§ **Prompt**
From the top of the entries below through the line containing "- The Receiving", return every line exactly as written, please, and stop there.

(Collected data)
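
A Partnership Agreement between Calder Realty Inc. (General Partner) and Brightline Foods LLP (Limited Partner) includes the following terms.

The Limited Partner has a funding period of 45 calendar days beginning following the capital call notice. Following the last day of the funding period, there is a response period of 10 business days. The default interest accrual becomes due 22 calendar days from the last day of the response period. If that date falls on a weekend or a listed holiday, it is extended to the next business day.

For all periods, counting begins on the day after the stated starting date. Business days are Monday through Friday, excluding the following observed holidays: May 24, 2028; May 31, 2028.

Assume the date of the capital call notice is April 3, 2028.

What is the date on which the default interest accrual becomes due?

The last day of the funding period: 45 calendar days after April 3, 2028 is May 18, 2028.
The last day of the response period: counting 10 business days from Thursday, May 18, 2028 (May 19, May 22, May 23, May 25, May 26, May 29, May 30, Jun 1, Jun 2, Jun 5, skipping weekends and the listed holidays on May 24, May 31) reaches Monday, June 5, 2028.
The date on which the default interest accrual becomes due: 22 calendar days after June 5, 2028 is June 27, 2028. June 27, 2028 is a Tuesday and is not a listed holiday, so no roll-forward applies.

June 27, 2028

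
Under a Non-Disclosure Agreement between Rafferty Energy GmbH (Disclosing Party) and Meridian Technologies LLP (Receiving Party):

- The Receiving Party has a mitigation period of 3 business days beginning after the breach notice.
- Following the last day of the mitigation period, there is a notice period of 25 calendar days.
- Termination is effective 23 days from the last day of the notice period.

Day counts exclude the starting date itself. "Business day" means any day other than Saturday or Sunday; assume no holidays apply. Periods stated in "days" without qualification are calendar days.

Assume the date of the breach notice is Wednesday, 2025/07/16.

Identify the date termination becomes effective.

The last day of the mitigation period: counting 3 business days from Wednesday, 2025/07/16 (Jul 17, Jul 18, Jul 21, skipping weekends) reaches Monday, 2025/07/21.
The last day of the notice period: 2025/07/21 + 25 days = 2025/08/15.
Adding 23 calendar days to 2025/08/15 gives 2025/09/07, which is the date termination becomes effective.

2025/09/07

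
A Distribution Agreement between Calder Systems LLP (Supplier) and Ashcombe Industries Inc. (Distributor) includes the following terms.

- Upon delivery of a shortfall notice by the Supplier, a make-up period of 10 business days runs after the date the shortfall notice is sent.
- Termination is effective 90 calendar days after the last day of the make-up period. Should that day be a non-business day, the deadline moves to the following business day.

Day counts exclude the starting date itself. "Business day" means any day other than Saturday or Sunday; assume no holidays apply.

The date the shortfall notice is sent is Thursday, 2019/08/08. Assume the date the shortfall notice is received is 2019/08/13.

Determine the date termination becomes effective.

2019/11/20

From Thursday, 2019/08/08, 10 business days (Aug 9, Aug 12, Aug 13, Aug 14, Aug 15, Aug 16, Aug 19, Aug 20, Aug 21, Aug 22, skipping weekends) brings us to Thursday, 2019/08/22, which is the last day of the make-up period.
The date termination becomes effective: 90 calendar days after 2019/08/22 is 2019/11/20. 2019/11/20 is a Wednesday, so no roll-forward applies.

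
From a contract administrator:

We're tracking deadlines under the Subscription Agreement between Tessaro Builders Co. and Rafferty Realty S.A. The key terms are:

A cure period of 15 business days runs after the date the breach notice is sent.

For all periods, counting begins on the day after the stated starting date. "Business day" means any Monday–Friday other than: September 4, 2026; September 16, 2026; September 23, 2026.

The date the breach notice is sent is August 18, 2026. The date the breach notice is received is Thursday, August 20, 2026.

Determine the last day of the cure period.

September 9, 2026

From Tuesday, August 18, 2026, 15 business days (Aug 19, Aug 20, Aug 21, Aug 24, …, Sep 7, Sep 8, Sep 9, skipping weekends and the listed holiday on Sep 4) brings us to Wednesday, September 9, 2026, which is the last day of the cure period.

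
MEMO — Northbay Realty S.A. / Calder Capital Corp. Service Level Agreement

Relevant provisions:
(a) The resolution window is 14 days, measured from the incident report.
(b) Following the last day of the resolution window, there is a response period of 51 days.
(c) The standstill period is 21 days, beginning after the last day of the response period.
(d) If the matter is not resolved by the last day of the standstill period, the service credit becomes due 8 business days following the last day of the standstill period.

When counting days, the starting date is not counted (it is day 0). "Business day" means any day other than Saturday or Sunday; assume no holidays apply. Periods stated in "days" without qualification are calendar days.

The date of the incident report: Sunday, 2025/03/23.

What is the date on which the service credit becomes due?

Adding 14 calendar days to 2025/03/23 gives 2025/04/06, which is the last day of the resolution window.
Adding 51 calendar days to 2025/04/06 gives 2025/05/27, which is the last day of the response period.
The last day of the standstill period: 21 calendar days after 2025/05/27 is 2025/06/17.
The date on which the service credit becomes due: counting 8 business days from Tuesday, 2025/06/17 (Jun 18, Jun 19, Jun 20, Jun 23, Jun 24, Jun 25, Jun 26, Jun 27, skipping weekends) reaches Friday, 2025/06/27.

2025/06/27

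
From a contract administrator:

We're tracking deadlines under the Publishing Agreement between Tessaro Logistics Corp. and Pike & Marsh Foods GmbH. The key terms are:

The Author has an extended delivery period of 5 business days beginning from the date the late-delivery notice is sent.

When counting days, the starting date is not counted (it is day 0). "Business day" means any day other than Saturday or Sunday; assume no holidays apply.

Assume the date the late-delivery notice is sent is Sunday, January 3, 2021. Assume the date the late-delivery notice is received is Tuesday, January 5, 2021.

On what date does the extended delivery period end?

January 8, 2021

The last day of the extended delivery period: counting 5 business days from Sunday, January 3, 2021 (Jan 4, Jan 5, Jan 6, Jan 7, Jan 8, skipping weekends) reaches Friday, January 8, 2021.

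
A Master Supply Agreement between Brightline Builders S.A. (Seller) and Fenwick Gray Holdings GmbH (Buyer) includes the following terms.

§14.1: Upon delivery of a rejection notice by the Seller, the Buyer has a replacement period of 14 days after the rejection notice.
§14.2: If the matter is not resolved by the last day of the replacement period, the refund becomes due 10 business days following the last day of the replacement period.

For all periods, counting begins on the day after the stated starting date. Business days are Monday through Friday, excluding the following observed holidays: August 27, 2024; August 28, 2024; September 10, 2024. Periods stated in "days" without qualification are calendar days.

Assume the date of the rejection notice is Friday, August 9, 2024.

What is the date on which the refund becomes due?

September 11, 2024

The last day of the replacement period: 14 calendar days after August 9, 2024 is August 23, 2024.
The date on which the refund becomes due: 10 business days after Friday, August 23, 2024, skipping weekends and the listed holidays on Aug 27, Aug 28, Sep 10 — Aug 26, Aug 29, Aug 30, Sep 2, Sep 3, Sep 4, Sep 5, Sep 6, Sep 9, Sep 11 — lands on Wednesday, September 11, 2024.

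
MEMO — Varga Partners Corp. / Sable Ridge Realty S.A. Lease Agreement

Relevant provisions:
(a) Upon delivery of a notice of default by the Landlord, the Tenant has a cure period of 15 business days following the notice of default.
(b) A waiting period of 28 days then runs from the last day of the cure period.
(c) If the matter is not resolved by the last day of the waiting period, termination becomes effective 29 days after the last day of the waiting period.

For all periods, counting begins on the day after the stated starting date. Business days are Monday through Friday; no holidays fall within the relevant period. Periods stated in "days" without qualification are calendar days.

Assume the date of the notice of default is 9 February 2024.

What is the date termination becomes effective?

From Friday, 9 February 2024, 15 business days (Feb 12, Feb 13, Feb 14, Feb 15, …, Feb 28, Feb 29, Mar 1, skipping weekends) brings us to Friday, 1 March 2024, which is the last day of the cure period.
The last day of the waiting period: 1 March 2024 + 28 days = 29 March 2024.
The date termination becomes effective: 29 March 2024 + 29 days = 27 April 2024.

27 April 2024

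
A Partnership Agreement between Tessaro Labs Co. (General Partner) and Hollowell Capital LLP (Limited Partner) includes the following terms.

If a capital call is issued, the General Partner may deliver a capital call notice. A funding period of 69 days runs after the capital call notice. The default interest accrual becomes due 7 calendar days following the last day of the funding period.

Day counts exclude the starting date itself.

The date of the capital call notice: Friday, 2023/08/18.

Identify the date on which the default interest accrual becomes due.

The last day of the funding period: 2023/08/18 + 69 days = 2023/10/26.
The date on which the default interest accrual becomes due: 7 calendar days after 2023/10/26 is 2023/11/02.

2023/11/02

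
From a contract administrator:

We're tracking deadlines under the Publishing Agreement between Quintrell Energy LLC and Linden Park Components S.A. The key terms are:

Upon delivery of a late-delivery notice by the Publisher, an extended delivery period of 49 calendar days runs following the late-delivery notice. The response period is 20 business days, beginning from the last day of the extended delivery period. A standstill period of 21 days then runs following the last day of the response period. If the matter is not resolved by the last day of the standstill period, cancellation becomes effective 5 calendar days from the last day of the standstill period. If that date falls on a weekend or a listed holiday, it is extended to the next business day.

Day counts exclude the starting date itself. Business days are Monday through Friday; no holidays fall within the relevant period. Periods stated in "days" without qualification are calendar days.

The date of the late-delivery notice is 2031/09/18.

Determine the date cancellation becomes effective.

Adding 49 calendar days to 2031/09/18 gives 2031/11/06, which is the last day of the extended delivery period.
The last day of the response period: counting 20 business days from Thursday, 2031/11/06 (Nov 7, Nov 10, Nov 11, Nov 12, …, Dec 2, Dec 3, Dec 4, skipping weekends) reaches Thursday, 2031/12/04.
The last day of the standstill period: 2031/12/04 + 21 days = 2031/12/25.
Adding 5 calendar days to 2031/12/25 gives 2031/12/30, which is the date cancellation becomes effective. 2031/12/30 is a Tuesday, so no roll-forward applies.

2031/12/30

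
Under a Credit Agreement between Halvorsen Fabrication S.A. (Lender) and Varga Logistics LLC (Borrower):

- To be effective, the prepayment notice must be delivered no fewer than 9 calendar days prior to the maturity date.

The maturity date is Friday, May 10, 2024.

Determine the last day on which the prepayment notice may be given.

May 10, 2024 minus 9 days is May 1, 2024.

May 1, 2024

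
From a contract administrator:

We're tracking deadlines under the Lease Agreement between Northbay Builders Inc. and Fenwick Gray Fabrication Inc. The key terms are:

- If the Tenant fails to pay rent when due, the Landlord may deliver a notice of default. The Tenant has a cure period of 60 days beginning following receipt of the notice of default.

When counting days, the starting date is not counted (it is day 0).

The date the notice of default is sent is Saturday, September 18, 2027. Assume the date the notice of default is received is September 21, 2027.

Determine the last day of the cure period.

The last day of the cure period: September 21, 2027 + 60 days = November 20, 2027.

November 20, 2027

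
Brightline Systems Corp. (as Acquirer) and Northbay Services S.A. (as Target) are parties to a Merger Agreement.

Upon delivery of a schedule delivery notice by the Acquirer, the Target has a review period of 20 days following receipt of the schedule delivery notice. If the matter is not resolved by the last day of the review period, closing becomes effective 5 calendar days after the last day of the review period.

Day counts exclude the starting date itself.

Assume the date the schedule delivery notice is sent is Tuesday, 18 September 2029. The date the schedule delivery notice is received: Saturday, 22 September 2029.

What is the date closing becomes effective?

The last day of the review period: 20 calendar days after 22 September 2029 is 12 October 2029.
The date closing becomes effective: 12 October 2029 + 5 days = 17 October 2029.

17 October 2029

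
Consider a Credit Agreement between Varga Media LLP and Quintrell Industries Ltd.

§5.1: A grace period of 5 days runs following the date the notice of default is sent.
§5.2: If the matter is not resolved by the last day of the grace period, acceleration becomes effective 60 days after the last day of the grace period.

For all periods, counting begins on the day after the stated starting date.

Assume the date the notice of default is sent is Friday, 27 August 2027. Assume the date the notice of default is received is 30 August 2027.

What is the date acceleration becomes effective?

The last day of the grace period: 5 calendar days after 27 August 2027 is 1 September 2027.
The date acceleration becomes effective: 60 calendar days after 1 September 2027 is 31 October 2027.

31 October 2027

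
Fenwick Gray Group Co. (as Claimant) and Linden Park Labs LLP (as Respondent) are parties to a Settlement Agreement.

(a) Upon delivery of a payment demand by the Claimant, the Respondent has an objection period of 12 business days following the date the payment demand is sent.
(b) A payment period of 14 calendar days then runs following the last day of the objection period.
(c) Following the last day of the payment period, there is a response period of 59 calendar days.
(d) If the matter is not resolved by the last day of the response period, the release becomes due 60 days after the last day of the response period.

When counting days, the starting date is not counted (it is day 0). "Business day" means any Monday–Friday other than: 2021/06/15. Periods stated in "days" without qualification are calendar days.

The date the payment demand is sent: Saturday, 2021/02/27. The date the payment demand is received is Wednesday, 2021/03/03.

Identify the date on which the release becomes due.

From Saturday, 2021/02/27, 12 business days (Mar 1, Mar 2, Mar 3, Mar 4, …, Mar 12, Mar 15, Mar 16, skipping weekends) brings us to Tuesday, 2021/03/16, which is the last day of the objection period.
Adding 14 calendar days to 2021/03/16 gives 2021/03/30, which is the last day of the payment period.
The last day of the response period: 59 calendar days after 2021/03/30 is 2021/05/28.
Adding 60 calendar days to 2021/05/28 gives 2021/07/27, which is the date on which the release becomes due.

2021/07/27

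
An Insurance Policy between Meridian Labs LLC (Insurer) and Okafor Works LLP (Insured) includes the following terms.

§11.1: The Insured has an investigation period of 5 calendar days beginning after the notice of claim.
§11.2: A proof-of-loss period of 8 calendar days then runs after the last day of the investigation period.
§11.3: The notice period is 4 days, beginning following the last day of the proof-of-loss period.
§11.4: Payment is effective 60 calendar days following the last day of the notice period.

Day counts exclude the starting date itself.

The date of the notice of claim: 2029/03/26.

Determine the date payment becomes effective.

The last day of the investigation period: 5 calendar days after 2029/03/26 is 2029/03/31.
The last day of the proof-of-loss period: 2029/03/31 + 8 days = 2029/04/08.
The last day of the notice period: 2029/04/08 + 4 days = 2029/04/12.
Adding 60 calendar days to 2029/04/12 gives 2029/06/11, which is the date payment becomes effective.

2029/06/11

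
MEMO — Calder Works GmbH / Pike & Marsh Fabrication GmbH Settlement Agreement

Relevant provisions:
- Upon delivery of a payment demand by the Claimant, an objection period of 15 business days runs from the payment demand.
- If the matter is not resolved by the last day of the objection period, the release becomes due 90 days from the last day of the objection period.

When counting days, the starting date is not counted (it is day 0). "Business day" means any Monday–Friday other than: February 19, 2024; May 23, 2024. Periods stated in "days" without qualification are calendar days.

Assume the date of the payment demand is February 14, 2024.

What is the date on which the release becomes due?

June 5, 2024

From Wednesday, February 14, 2024, 15 business days (Feb 15, Feb 16, Feb 20, Feb 21, …, Mar 5, Mar 6, Mar 7, skipping weekends and the listed holiday on Feb 19) brings us to Thursday, March 7, 2024, which is the last day of the objection period.
The date on which the release becomes due: March 7, 2024 + 90 days = June 5, 2024.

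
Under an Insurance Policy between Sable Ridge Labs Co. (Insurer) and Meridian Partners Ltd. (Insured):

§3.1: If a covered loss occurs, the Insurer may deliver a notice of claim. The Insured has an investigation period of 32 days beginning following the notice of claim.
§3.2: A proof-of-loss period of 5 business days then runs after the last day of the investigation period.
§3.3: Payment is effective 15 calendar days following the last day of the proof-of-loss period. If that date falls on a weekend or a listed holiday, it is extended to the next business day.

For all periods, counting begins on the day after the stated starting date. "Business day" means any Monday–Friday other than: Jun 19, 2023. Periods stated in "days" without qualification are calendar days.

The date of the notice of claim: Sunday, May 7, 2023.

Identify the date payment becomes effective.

The last day of the investigation period: May 7, 2023 + 32 days = Jun 8, 2023.
From Thursday, Jun 8, 2023, 5 business days (Jun 9, Jun 12, Jun 13, Jun 14, Jun 15, skipping weekends) brings us to Thursday, Jun 15, 2023, which is the last day of the proof-of-loss period.
The date payment becomes effective: 15 calendar days after Jun 15, 2023 is Jun 30, 2023. Jun 30, 2023 is a Friday and is not a listed holiday, so no roll-forward applies.

Jun 30, 2023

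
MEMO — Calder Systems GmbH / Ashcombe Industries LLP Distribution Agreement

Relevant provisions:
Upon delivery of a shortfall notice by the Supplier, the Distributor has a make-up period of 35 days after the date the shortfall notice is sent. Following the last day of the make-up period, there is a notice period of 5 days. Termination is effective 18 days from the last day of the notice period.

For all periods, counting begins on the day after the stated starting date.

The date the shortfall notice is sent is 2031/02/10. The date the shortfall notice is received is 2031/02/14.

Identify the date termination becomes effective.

2031/04/09

The last day of the make-up period: 2031/02/10 + 35 days = 2031/03/17.
The last day of the notice period: 5 calendar days after 2031/03/17 is 2031/03/22.
The date termination becomes effective: 2031/03/22 + 18 days = 2031/04/09.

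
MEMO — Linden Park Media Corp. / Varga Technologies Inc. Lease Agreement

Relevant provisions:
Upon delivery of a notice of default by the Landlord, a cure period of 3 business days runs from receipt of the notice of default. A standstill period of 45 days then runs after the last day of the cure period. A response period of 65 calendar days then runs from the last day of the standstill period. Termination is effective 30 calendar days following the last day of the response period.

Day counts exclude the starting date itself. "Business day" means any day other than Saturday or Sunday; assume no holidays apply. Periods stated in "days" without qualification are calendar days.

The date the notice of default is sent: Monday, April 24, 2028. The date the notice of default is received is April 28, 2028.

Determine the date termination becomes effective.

September 20, 2028

From Friday, April 28, 2028, 3 business days (May 1, May 2, May 3, skipping weekends) brings us to Wednesday, May 3, 2028, which is the last day of the cure period.
The last day of the standstill period: May 3, 2028 + 45 days = June 17, 2028.
The last day of the response period: 65 calendar days after June 17, 2028 is August 21, 2028.
The date termination becomes effective: August 21, 2028 + 30 days = September 20, 2028.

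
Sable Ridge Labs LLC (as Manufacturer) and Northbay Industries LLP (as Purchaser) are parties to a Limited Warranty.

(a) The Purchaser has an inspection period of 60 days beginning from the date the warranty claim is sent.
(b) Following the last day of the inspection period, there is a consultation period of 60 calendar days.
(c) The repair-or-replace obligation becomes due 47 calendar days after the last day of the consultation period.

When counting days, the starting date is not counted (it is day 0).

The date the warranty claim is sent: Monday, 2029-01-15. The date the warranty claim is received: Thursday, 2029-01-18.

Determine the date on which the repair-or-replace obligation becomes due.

2029-07-01

Adding 60 calendar days to 2029-01-15 gives 2029-03-16, which is the last day of the inspection period.
Adding 60 calendar days to 2029-03-16 gives 2029-05-15, which is the last day of the consultation period.
The date on which the repair-or-replace obligation becomes due: 47 calendar days after 2029-05-15 is 2029-07-01.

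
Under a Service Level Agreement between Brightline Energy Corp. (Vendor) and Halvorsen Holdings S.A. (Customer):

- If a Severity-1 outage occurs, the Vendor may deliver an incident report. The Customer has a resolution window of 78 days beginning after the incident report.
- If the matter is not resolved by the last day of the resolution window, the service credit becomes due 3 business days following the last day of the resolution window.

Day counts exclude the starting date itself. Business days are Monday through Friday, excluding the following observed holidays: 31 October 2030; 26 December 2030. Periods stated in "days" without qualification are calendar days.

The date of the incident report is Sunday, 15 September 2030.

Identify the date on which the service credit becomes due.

5 December 2030

Adding 78 calendar days to 15 September 2030 gives 2 December 2030, which is the last day of the resolution window.
The date on which the service credit becomes due: 3 business days after Monday, 2 December 2030, skipping weekends — Dec 3, Dec 4, Dec 5 — lands on Thursday, 5 December 2030.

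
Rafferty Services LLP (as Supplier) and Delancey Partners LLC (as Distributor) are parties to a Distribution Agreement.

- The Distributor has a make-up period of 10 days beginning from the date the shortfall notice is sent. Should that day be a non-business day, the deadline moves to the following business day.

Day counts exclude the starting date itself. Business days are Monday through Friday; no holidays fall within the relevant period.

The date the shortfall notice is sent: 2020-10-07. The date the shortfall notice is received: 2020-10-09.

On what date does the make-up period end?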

§ **Solution for this problem**
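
A Partnership Agreement between Calder Realty Inc. (General Partner) and Brightline Foods LLP (Limited Partner) includes the following terms.

The Limited Partner has a funding period of 45 calendar days beginning following the capital call notice. Following the last day of the funding period, there is a response period of 10 business days. The default interest accrual becomes due 22 calendar days from the last day of the response period. If that date falls on a weekend or a listed holiday, it is extended to the next business day.

For all periods, counting begins on the day after the stated starting date. Business days are Monday through Friday, excluding the following observed holidays: May 24, 2028; May 31, 2028.

Assume the date of the capital call notice is April 3, 2028.

What is the date on which the default interest accrual becomes due?

The last day of the funding period: 45 calendar days after April 3, 2028 is May 18, 2028.
The last day of the response period: counting 10 business days from Thursday, May 18, 2028 (May 19, May 22, May 23, May 25, May 26, May 29, May 30, Jun 1, Jun 2, Jun 5, skipping weekends and the listed holidays on May 24, May 31) reaches Monday, June 5, 2028.
The date on which the default interest accrual becomes due: 22 calendar days after June 5, 2028 is June 27, 2028. June 27, 2028 is a Tuesday and is not a listed holiday, so no roll-forward applies.

June 27, 2028

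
Under a Non-Disclosure Agreement between Rafferty Energy GmbH (Disclosing Party) and Meridian Technologies LLP (Receiving Party):

- The Receiving Party has a mitigation period of 3 business days beginning after the breach notice.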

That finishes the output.